Collected data:
++++++++

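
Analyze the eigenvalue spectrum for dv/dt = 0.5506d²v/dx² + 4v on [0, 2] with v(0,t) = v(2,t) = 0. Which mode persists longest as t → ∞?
Eigenvalues: λₙ = 0.5506n²π²/2² - 4.
First three modes:
  n=1: λ₁ = 0.5506π²/2² - 4 ≈ -2.641
  n=2: λ₂ = 2.2024π²/2² - 4 ≈ 1.434
  n=3: λ₃ = 4.9554π²/2² - 4 ≈ 8.227
Since 0.5506π²/2² ≈ 1.359 < 4, λ₁ < 0.
The n=1 mode grows fastest (−λₙ is largest for n=1) → dominates.
Asymptotic: v ~ c₁ sin(πx/2) e^{2.641t} (exponential growth at rate −λ₁ ≈ 2.641).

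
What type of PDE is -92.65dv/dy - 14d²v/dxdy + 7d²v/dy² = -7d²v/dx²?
Rewriting in standard form: 7d²v/dx² - 14d²v/dxdy + 7d²v/dy² - 92.65dv/dy = 0. With A = 7, B = -14, C = 7, the discriminant is 0. This is a parabolic PDE.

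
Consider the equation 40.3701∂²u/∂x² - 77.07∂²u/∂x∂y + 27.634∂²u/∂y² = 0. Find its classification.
Hyperbolic. (A = 40.3701, B = -77.07, C = 27.634 gives B² - 4AC = 1477.4355264.)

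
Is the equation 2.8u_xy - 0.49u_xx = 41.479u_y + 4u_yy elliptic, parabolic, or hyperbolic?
Rewriting in standard form: -0.49u_xx + 2.8u_xy - 4u_yy - 41.479u_y = 0. Computing B² - 4AC with A = -0.49, B = 2.8, C = -4: discriminant = 0 (zero). Answer: parabolic.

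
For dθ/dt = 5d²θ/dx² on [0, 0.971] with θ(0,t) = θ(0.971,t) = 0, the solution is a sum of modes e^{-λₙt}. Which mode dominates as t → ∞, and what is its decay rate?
Eigenvalues: λₙ = 5n²π²/0.971².
First three modes:
  n=1: λ₁ = 5π²/0.971² ≈ 52.34
  n=2: λ₂ = 20π²/0.971² ≈ 209.359 (4× faster decay)
  n=3: λ₃ = 45π²/0.971² ≈ 471.057 (9× faster decay)
As t → ∞, higher modes decay exponentially faster. The n=1 mode dominates: θ ~ c₁ sin(πx/0.971) e^{-λ₁t}.
Decay rate: λ₁ = 5π²/0.971² ≈ 52.34.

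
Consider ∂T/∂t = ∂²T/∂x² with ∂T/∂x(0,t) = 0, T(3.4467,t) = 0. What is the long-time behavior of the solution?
As t → ∞, T → 0. Heat escapes through the Dirichlet boundary.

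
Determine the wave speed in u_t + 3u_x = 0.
Speed = 3. Information travels along x - 3t = const (rightward).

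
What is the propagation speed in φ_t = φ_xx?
Infinite. The heat equation is parabolic, not hyperbolic, so disturbances propagate instantly.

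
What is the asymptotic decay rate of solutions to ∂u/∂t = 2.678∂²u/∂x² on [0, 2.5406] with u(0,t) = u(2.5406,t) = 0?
Eigenvalues: λₙ = 2.678n²π²/2.5406².
First three modes:
  n=1: λ₁ = 2.678π²/2.5406² ≈ 4.095
  n=2: λ₂ = 10.712π²/2.5406² ≈ 16.379 (4× faster decay)
  n=3: λ₃ = 24.102π²/2.5406² ≈ 36.854 (9× faster decay)
As t → ∞, higher modes decay exponentially faster. The n=1 mode dominates: u ~ c₁ sin(πx/2.5406) e^{-λ₁t}.
Decay rate: λ₁ = 2.678π²/2.5406² ≈ 4.095.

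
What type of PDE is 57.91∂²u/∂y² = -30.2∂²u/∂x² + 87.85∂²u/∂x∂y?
Rewriting in standard form: 30.2∂²u/∂x² - 87.85∂²u/∂x∂y + 57.91∂²u/∂y² = 0. With A = 30.2, B = -87.85, C = 57.91, the discriminant is 722.0945. This is a hyperbolic PDE.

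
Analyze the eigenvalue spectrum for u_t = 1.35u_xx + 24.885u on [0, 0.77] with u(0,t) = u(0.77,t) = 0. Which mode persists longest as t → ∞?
Eigenvalues: λₙ = 1.35n²π²/0.77² - 24.885.
First three modes:
  n=1: λ₁ = 1.35π²/0.77² - 24.885 ≈ -2.412
  n=2: λ₂ = 5.4π²/0.77² - 24.885 ≈ 65.005
  n=3: λ₃ = 12.15π²/0.77² - 24.885 ≈ 177.368
Since 1.35π²/0.77² ≈ 22.473 < 24.885, λ₁ < 0.
The n=1 mode grows fastest (−λₙ is largest for n=1) → dominates.
Asymptotic: u ~ c₁ sin(πx/0.77) e^{2.412t} (exponential growth at rate −λ₁ ≈ 2.412).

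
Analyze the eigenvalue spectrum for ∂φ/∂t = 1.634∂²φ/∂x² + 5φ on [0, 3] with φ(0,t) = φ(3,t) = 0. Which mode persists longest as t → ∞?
Eigenvalues: λₙ = 1.634n²π²/3² - 5.
First three modes:
  n=1: λ₁ = 1.634π²/3² - 5 ≈ -3.208
  n=2: λ₂ = 6.536π²/3² - 5 ≈ 2.168
  n=3: λ₃ = 14.706π²/3² - 5 ≈ 11.127
Since 1.634π²/3² ≈ 1.792 < 5, λ₁ < 0.
The n=1 mode grows fastest (−λₙ is largest for n=1) → dominates.
Asymptotic: φ ~ c₁ sin(πx/3) e^{3.208t} (exponential growth at rate −λ₁ ≈ 3.208).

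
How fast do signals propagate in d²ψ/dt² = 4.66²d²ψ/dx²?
Speed = 4.66. Information travels along characteristics x = x₀ ± 4.66t.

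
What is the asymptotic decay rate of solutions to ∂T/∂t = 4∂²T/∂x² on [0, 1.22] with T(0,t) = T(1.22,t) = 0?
Eigenvalues: λₙ = 4n²π²/1.22².
First three modes:
  n=1: λ₁ = 4π²/1.22² ≈ 26.524
  n=2: λ₂ = 16π²/1.22² ≈ 106.096 (4× faster decay)
  n=3: λ₃ = 36π²/1.22² ≈ 238.717 (9× faster decay)
As t → ∞, higher modes decay exponentially faster. The n=1 mode dominates: T ~ c₁ sin(πx/1.22) e^{-λ₁t}.
Decay rate: λ₁ = 4π²/1.22² ≈ 26.524.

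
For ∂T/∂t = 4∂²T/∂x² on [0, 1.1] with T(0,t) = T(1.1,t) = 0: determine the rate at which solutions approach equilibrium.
Eigenvalues: λₙ = 4n²π²/1.1².
First three modes:
  n=1: λ₁ = 4π²/1.1² ≈ 32.627
  n=2: λ₂ = 16π²/1.1² ≈ 130.507 (4× faster decay)
  n=3: λ₃ = 36π²/1.1² ≈ 293.641 (9× faster decay)
As t → ∞, higher modes decay exponentially faster. The n=1 mode dominates: T ~ c₁ sin(πx/1.1) e^{-λ₁t}.
Decay rate: λ₁ = 4π²/1.1² ≈ 32.627.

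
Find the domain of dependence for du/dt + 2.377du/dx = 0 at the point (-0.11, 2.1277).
A single point: x = -5.1675429. The characteristic through (-0.11, 2.1277) is x - 2.377t = const, so x = -0.11 - 2.377·2.1277 = -5.1675429.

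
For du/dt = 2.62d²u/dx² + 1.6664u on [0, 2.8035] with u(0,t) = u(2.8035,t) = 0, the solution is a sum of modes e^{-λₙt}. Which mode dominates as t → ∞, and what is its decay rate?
Eigenvalues: λₙ = 2.62n²π²/2.8035² - 1.6664.
First three modes:
  n=1: λ₁ = 2.62π²/2.8035² - 1.6664 ≈ 1.624
  n=2: λ₂ = 10.48π²/2.8035² - 1.6664 ≈ 11.494
  n=3: λ₃ = 23.58π²/2.8035² - 1.6664 ≈ 27.944
Since 2.62π²/2.8035² ≈ 3.29 > 1.6664, all λₙ > 0.
The n=1 mode decays slowest → dominates as t → ∞.
Asymptotic: u ~ c₁ sin(πx/2.8035) e^{-λ₁t} with decay rate λ₁ ≈ 1.624.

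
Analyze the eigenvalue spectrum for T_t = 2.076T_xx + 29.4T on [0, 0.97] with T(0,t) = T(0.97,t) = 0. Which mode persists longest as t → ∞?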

++++++++

## ABOUT THIS TASK
Starting at the line that contains "What is the asymptotic decay rate of solutions to ∂T/∂t", write out every line to the end of the entries, exactly as given.

## SOLUTION TO THE PROBLEM
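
What is the asymptotic decay rate of solutions to ∂T/∂t = 4∂²T/∂x² on [0, 1.22] with T(0,t) = T(1.22,t) = 0?
Eigenvalues: λₙ = 4n²π²/1.22².
First three modes:
  n=1: λ₁ = 4π²/1.22² ≈ 26.524
  n=2: λ₂ = 16π²/1.22² ≈ 106.096 (4× faster decay)
  n=3: λ₃ = 36π²/1.22² ≈ 238.717 (9× faster decay)
As t → ∞, higher modes decay exponentially faster. The n=1 mode dominates: T ~ c₁ sin(πx/1.22) e^{-λ₁t}.
Decay rate: λ₁ = 4π²/1.22² ≈ 26.524.

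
For ∂T/∂t = 4∂²T/∂x² on [0, 1.1] with T(0,t) = T(1.1,t) = 0: determine the rate at which solutions approach equilibrium.
Eigenvalues: λₙ = 4n²π²/1.1².
First three modes:
  n=1: λ₁ = 4π²/1.1² ≈ 32.627
  n=2: λ₂ = 16π²/1.1² ≈ 130.507 (4× faster decay)
  n=3: λ₃ = 36π²/1.1² ≈ 293.641 (9× faster decay)
As t → ∞, higher modes decay exponentially faster. The n=1 mode dominates: T ~ c₁ sin(πx/1.1) e^{-λ₁t}.
Decay rate: λ₁ = 4π²/1.1² ≈ 32.627.

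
Find the domain of dependence for du/dt + 2.377du/dx = 0 at the point (-0.11, 2.1277).
A single point: x = -5.1675429. The characteristic through (-0.11, 2.1277) is x - 2.377t = const, so x = -0.11 - 2.377·2.1277 = -5.1675429.

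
For du/dt = 2.62d²u/dx² + 1.6664u on [0, 2.8035] with u(0,t) = u(2.8035,t) = 0, the solution is a sum of modes e^{-λₙt}. Which mode dominates as t → ∞, and what is its decay rate?
Eigenvalues: λₙ = 2.62n²π²/2.8035² - 1.6664.
First three modes:
  n=1: λ₁ = 2.62π²/2.8035² - 1.6664 ≈ 1.624
  n=2: λ₂ = 10.48π²/2.8035² - 1.6664 ≈ 11.494
  n=3: λ₃ = 23.58π²/2.8035² - 1.6664 ≈ 27.944
Since 2.62π²/2.8035² ≈ 3.29 > 1.6664, all λₙ > 0.
The n=1 mode decays slowest → dominates as t → ∞.
Asymptotic: u ~ c₁ sin(πx/2.8035) e^{-λ₁t} with decay rate λ₁ ≈ 1.624.

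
Analyze the eigenvalue spectrum for T_t = 2.076T_xx + 29.4T on [0, 0.97] with T(0,t) = T(0.97,t) = 0. Which mode persists longest as t → ∞?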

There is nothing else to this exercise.